(Saved data entries)

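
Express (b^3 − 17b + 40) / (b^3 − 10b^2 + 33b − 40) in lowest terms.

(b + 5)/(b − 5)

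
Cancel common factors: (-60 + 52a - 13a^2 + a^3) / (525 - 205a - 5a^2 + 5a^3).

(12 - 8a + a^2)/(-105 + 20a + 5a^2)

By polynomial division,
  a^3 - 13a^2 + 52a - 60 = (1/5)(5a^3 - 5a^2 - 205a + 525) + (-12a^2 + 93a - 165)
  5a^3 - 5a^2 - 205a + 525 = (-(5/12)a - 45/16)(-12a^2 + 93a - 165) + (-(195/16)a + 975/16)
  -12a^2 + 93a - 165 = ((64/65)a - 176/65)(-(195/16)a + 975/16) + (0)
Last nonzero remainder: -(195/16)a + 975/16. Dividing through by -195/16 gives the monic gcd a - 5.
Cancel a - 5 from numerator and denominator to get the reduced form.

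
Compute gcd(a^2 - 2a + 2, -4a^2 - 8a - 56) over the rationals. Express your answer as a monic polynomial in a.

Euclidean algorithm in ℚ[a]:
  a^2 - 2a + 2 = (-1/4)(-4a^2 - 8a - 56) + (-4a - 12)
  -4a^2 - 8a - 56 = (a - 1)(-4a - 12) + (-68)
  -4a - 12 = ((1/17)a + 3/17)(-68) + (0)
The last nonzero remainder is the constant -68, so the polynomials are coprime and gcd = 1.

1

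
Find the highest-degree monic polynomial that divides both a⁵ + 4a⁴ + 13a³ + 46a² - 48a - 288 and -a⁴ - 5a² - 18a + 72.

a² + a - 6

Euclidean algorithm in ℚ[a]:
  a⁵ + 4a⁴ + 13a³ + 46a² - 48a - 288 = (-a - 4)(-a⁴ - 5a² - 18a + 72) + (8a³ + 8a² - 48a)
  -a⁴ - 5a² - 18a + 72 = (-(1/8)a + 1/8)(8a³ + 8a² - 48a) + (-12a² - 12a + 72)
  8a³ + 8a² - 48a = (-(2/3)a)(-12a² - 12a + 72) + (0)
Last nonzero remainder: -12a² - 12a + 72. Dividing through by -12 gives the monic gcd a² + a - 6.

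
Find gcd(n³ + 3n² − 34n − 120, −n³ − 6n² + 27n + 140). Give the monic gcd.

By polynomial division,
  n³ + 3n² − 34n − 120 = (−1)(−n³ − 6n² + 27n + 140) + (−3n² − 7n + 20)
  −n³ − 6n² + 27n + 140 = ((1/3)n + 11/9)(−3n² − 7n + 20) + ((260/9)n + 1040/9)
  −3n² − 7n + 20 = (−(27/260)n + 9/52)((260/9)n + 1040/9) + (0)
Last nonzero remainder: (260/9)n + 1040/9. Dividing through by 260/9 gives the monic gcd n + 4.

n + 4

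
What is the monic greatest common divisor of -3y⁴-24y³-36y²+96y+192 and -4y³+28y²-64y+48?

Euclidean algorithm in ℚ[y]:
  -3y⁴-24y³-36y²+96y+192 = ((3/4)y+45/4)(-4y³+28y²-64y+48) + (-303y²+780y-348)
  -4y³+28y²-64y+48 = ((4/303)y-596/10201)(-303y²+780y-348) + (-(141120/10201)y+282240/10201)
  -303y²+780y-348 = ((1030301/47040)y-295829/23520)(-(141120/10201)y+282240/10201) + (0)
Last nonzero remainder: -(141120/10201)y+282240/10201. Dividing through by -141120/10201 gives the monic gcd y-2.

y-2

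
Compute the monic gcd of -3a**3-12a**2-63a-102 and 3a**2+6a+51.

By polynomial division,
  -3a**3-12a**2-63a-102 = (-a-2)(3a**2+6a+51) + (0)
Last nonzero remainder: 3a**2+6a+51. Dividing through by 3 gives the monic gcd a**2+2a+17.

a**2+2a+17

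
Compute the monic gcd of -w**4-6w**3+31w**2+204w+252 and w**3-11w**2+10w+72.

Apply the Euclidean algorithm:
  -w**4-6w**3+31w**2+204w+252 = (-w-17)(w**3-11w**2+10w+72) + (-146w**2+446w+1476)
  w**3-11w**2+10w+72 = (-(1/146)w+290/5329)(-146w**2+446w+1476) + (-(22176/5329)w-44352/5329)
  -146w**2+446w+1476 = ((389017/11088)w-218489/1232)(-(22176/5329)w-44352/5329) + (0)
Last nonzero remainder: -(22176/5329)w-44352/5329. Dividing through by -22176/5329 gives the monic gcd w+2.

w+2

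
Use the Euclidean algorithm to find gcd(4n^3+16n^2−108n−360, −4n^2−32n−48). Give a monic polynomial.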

## Instructions to follow
The entries above need to be transcribed with no differences at all.

## Response
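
Express (b^3 − 17b + 40) / (b^3 − 10b^2 + 33b − 40) in lowest terms.

(b + 5)/(b − 5)

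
Cancel common factors: (-60 + 52a - 13a^2 + a^3) / (525 - 205a - 5a^2 + 5a^3).

(12 - 8a + a^2)/(-105 + 20a + 5a^2)

By polynomial division,
  a^3 - 13a^2 + 52a - 60 = (1/5)(5a^3 - 5a^2 - 205a + 525) + (-12a^2 + 93a - 165)
  5a^3 - 5a^2 - 205a + 525 = (-(5/12)a - 45/16)(-12a^2 + 93a - 165) + (-(195/16)a + 975/16)
  -12a^2 + 93a - 165 = ((64/65)a - 176/65)(-(195/16)a + 975/16) + (0)
Last nonzero remainder: -(195/16)a + 975/16. Dividing through by -195/16 gives the monic gcd a - 5.
Cancel a - 5 from numerator and denominator to get the reduced form.

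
Compute gcd(a^2 - 2a + 2, -4a^2 - 8a - 56) over the rationals. Express your answer as a monic polynomial in a.

Euclidean algorithm in ℚ[a]:
  a^2 - 2a + 2 = (-1/4)(-4a^2 - 8a - 56) + (-4a - 12)
  -4a^2 - 8a - 56 = (a - 1)(-4a - 12) + (-68)
  -4a - 12 = ((1/17)a + 3/17)(-68) + (0)
The last nonzero remainder is the constant -68, so the polynomials are coprime and gcd = 1.

1

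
Find the highest-degree monic polynomial that divides both a⁵ + 4a⁴ + 13a³ + 46a² - 48a - 288 and -a⁴ - 5a² - 18a + 72.

a² + a - 6

Euclidean algorithm in ℚ[a]:
  a⁵ + 4a⁴ + 13a³ + 46a² - 48a - 288 = (-a - 4)(-a⁴ - 5a² - 18a + 72) + (8a³ + 8a² - 48a)
  -a⁴ - 5a² - 18a + 72 = (-(1/8)a + 1/8)(8a³ + 8a² - 48a) + (-12a² - 12a + 72)
  8a³ + 8a² - 48a = (-(2/3)a)(-12a² - 12a + 72) + (0)
Last nonzero remainder: -12a² - 12a + 72. Dividing through by -12 gives the monic gcd a² + a - 6.

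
Find gcd(n³ + 3n² − 34n − 120, −n³ − 6n² + 27n + 140). Give the monic gcd.

By polynomial division,
  n³ + 3n² − 34n − 120 = (−1)(−n³ − 6n² + 27n + 140) + (−3n² − 7n + 20)
  −n³ − 6n² + 27n + 140 = ((1/3)n + 11/9)(−3n² − 7n + 20) + ((260/9)n + 1040/9)
  −3n² − 7n + 20 = (−(27/260)n + 9/52)((260/9)n + 1040/9) + (0)
Last nonzero remainder: (260/9)n + 1040/9. Dividing through by 260/9 gives the monic gcd n + 4.

n + 4

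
What is the monic greatest common divisor of -3y⁴-24y³-36y²+96y+192 and -4y³+28y²-64y+48?

Euclidean algorithm in ℚ[y]:
  -3y⁴-24y³-36y²+96y+192 = ((3/4)y+45/4)(-4y³+28y²-64y+48) + (-303y²+780y-348)
  -4y³+28y²-64y+48 = ((4/303)y-596/10201)(-303y²+780y-348) + (-(141120/10201)y+282240/10201)
  -303y²+780y-348 = ((1030301/47040)y-295829/23520)(-(141120/10201)y+282240/10201) + (0)
Last nonzero remainder: -(141120/10201)y+282240/10201. Dividing through by -141120/10201 gives the monic gcd y-2.

y-2

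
Compute the monic gcd of -3a**3-12a**2-63a-102 and 3a**2+6a+51.

By polynomial division,
  -3a**3-12a**2-63a-102 = (-a-2)(3a**2+6a+51) + (0)
Last nonzero remainder: 3a**2+6a+51. Dividing through by 3 gives the monic gcd a**2+2a+17.

a**2+2a+17

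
Compute the monic gcd of -w**4-6w**3+31w**2+204w+252 and w**3-11w**2+10w+72.

Apply the Euclidean algorithm:
  -w**4-6w**3+31w**2+204w+252 = (-w-17)(w**3-11w**2+10w+72) + (-146w**2+446w+1476)
  w**3-11w**2+10w+72 = (-(1/146)w+290/5329)(-146w**2+446w+1476) + (-(22176/5329)w-44352/5329)
  -146w**2+446w+1476 = ((389017/11088)w-218489/1232)(-(22176/5329)w-44352/5329) + (0)
Last nonzero remainder: -(22176/5329)w-44352/5329. Dividing through by -22176/5329 gives the monic gcd w+2.

w+2

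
Use the Euclidean algorithm to find gcd(4n^3+16n^2−108n−360, −4n^2−32n−48). Give a monic polynomial.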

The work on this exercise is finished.